*** Block opens ***

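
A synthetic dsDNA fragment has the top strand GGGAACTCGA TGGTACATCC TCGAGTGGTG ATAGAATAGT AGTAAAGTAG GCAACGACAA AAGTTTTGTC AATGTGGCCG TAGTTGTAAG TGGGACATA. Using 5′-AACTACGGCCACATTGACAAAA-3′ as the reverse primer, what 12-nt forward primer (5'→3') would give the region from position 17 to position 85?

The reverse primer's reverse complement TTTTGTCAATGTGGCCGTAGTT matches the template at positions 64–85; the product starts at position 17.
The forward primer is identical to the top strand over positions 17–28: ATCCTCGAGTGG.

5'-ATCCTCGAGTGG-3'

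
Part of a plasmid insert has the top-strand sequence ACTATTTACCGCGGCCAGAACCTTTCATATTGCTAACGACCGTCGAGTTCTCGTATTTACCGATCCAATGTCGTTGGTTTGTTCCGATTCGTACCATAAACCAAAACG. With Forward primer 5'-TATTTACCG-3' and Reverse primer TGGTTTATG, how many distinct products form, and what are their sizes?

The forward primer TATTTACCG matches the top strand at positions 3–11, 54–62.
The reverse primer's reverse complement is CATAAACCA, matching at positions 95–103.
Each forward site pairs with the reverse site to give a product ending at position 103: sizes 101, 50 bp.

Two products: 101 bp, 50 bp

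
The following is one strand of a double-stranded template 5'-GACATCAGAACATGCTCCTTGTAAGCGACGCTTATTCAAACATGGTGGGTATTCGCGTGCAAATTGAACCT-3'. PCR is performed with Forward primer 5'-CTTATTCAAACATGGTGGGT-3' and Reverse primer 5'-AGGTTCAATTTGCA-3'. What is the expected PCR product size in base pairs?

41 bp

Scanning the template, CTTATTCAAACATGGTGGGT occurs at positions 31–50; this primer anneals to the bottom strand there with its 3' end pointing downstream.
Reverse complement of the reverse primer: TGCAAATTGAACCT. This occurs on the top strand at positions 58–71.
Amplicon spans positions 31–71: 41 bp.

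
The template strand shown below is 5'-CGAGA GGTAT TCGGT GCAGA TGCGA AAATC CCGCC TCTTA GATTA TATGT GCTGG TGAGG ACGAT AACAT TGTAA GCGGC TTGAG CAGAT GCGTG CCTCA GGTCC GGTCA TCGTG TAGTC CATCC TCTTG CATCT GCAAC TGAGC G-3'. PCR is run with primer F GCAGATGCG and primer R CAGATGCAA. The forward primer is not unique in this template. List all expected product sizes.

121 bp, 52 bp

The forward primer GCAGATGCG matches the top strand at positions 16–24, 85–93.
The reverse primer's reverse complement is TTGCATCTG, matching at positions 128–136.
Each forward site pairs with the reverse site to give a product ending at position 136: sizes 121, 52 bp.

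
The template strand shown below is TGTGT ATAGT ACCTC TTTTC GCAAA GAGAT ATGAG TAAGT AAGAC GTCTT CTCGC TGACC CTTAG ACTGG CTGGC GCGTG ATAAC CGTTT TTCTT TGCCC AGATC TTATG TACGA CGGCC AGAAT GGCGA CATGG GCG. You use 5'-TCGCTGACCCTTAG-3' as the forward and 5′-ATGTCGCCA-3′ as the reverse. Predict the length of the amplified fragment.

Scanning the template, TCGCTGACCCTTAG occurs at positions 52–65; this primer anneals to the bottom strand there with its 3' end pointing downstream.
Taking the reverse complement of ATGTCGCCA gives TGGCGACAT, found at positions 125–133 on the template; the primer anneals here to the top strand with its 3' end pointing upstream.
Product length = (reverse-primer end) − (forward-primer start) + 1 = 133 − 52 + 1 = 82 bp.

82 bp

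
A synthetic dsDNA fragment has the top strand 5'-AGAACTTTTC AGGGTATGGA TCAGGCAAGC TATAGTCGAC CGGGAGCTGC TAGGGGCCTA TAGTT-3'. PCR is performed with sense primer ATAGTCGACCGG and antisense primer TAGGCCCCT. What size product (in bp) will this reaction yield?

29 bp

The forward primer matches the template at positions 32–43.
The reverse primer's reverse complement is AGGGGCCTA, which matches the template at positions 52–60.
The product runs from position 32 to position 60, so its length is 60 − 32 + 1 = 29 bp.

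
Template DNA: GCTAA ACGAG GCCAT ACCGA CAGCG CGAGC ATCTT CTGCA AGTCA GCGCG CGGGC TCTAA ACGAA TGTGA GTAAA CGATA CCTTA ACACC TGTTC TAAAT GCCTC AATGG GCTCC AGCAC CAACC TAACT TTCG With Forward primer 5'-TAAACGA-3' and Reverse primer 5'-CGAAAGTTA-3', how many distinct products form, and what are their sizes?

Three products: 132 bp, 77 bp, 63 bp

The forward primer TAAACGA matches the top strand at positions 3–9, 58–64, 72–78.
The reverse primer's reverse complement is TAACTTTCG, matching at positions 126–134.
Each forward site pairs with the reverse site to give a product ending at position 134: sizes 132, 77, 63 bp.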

*** Block closes ***

§ **WHAT YOU NEED TO DO**
Going through the material above, reproduce every line exactly.

§ **REPLY**
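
A synthetic dsDNA fragment has the top strand GGGAACTCGA TGGTACATCC TCGAGTGGTG ATAGAATAGT AGTAAAGTAG GCAACGACAA AAGTTTTGTC AATGTGGCCG TAGTTGTAAG TGGGACATA. Using 5′-AACTACGGCCACATTGACAAAA-3′ as the reverse primer, what 12-nt forward primer (5'→3') would give the region from position 17 to position 85?

The reverse primer's reverse complement TTTTGTCAATGTGGCCGTAGTT matches the template at positions 64–85; the product starts at position 17.
The forward primer is identical to the top strand over positions 17–28: ATCCTCGAGTGG.

5'-ATCCTCGAGTGG-3'

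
Part of a plasmid insert has the top-strand sequence ACTATTTACCGCGGCCAGAACCTTTCATATTGCTAACGACCGTCGAGTTCTCGTATTTACCGATCCAATGTCGTTGGTTTGTTCCGATTCGTACCATAAACCAAAACG. With Forward primer 5'-TATTTACCG-3' and Reverse primer TGGTTTATG, how many distinct products form, and what are their sizes?

The forward primer TATTTACCG matches the top strand at positions 3–11, 54–62.
The reverse primer's reverse complement is CATAAACCA, matching at positions 95–103.
Each forward site pairs with the reverse site to give a product ending at position 103: sizes 101, 50 bp.

Two products: 101 bp, 50 bp

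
The following is one strand of a double-stranded template 5'-GACATCAGAACATGCTCCTTGTAAGCGACGCTTATTCAAACATGGTGGGTATTCGCGTGCAAATTGAACCT-3'. PCR is performed with Forward primer 5'-CTTATTCAAACATGGTGGGT-3' and Reverse primer 5'-AGGTTCAATTTGCA-3'. What is the expected PCR product size in base pairs?

41 bp

Scanning the template, CTTATTCAAACATGGTGGGT occurs at positions 31–50; this primer anneals to the bottom strand there with its 3' end pointing downstream.
Reverse complement of the reverse primer: TGCAAATTGAACCT. This occurs on the top strand at positions 58–71.
Amplicon spans positions 31–71: 41 bp.

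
The template strand shown below is 5'-CGAGA GGTAT TCGGT GCAGA TGCGA AAATC CCGCC TCTTA GATTA TATGT GCTGG TGAGG ACGAT AACAT TGTAA GCGGC TTGAG CAGAT GCGTG CCTCA GGTCC GGTCA TCGTG TAGTC CATCC TCTTG CATCT GCAAC TGAGC G-3'. PCR is run with primer F GCAGATGCG and primer R CAGATGCAA. The forward primer is not unique in this template. List all expected product sizes.

121 bp, 52 bp

The forward primer GCAGATGCG matches the top strand at positions 16–24, 85–93.
The reverse primer's reverse complement is TTGCATCTG, matching at positions 128–136.
Each forward site pairs with the reverse site to give a product ending at position 136: sizes 121, 52 bp.

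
The template strand shown below is TGTGT ATAGT ACCTC TTTTC GCAAA GAGAT ATGAG TAAGT AAGAC GTCTT CTCGC TGACC CTTAG ACTGG CTGGC GCGTG ATAAC CGTTT TTCTT TGCCC AGATC TTATG TACGA CGGCC AGAAT GGCGA CATGG GCG. You use 5'-TCGCTGACCCTTAG-3' as the forward and 5′-ATGTCGCCA-3′ as the reverse. Predict the length of the amplified fragment.

Scanning the template, TCGCTGACCCTTAG occurs at positions 52–65; this primer anneals to the bottom strand there with its 3' end pointing downstream.
Taking the reverse complement of ATGTCGCCA gives TGGCGACAT, found at positions 125–133 on the template; the primer anneals here to the top strand with its 3' end pointing upstream.
Product length = (reverse-primer end) − (forward-primer start) + 1 = 133 − 52 + 1 = 82 bp.

82 bp

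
A synthetic dsDNA fragment has the top strand 5'-AGAACTTTTC AGGGTATGGA TCAGGCAAGC TATAGTCGAC CGGGAGCTGC TAGGGGCCTA TAGTT-3'. PCR is performed with sense primer ATAGTCGACCGG and antisense primer TAGGCCCCT. What size product (in bp) will this reaction yield?

29 bp

The forward primer matches the template at positions 32–43.
The reverse primer's reverse complement is AGGGGCCTA, which matches the template at positions 52–60.
The product runs from position 32 to position 60, so its length is 60 − 32 + 1 = 29 bp.

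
Template DNA: GCTAA ACGAG GCCAT ACCGA CAGCG CGAGC ATCTT CTGCA AGTCA GCGCG CGGGC TCTAA ACGAA TGTGA GTAAA CGATA CCTTA ACACC TGTTC TAAAT GCCTC AATGG GCTCC AGCAC CAACC TAACT TTCG With Forward primer 5'-TAAACGA-3' and Reverse primer 5'-CGAAAGTTA-3', how many distinct products form, and what are their sizes?

Three products: 132 bp, 77 bp, 63 bp

The forward primer TAAACGA matches the top strand at positions 3–9, 58–64, 72–78.
The reverse primer's reverse complement is TAACTTTCG, matching at positions 126–134.
Each forward site pairs with the reverse site to give a product ending at position 134: sizes 132, 77, 63 bp.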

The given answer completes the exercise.